PROBLEM: The answer must consist of the records, repeated exactly.

Stored data entries:
--- START ---
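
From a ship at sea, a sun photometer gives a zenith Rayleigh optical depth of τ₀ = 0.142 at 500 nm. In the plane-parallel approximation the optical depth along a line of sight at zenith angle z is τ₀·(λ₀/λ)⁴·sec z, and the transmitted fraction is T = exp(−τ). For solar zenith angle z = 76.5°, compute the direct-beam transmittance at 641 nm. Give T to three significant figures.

0.798

sec 76.5° = 4.2837.
τ = 0.142 × (500/641)⁴ × 4.2837 = 0.142 × 0.3702 × 4.2837 = 0.2252.
T = exp(−0.2252) = 0.7984.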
--- END ---
OUTPUT OF THE EXERCISE:
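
From a ship at sea, a sun photometer gives a zenith Rayleigh optical depth of τ₀ = 0.142 at 500 nm. In the plane-parallel approximation the optical depth along a line of sight at zenith angle z is τ₀·(λ₀/λ)⁴·sec z, and the transmitted fraction is T = exp(−τ). For solar zenith angle z = 76.5°, compute the direct-beam transmittance at 641 nm. Give T to three significant figures.

0.798

sec 76.5° = 4.2837.
τ = 0.142 × (500/641)⁴ × 4.2837 = 0.142 × 0.3702 × 4.2837 = 0.2252.
T = exp(−0.2252) = 0.7984.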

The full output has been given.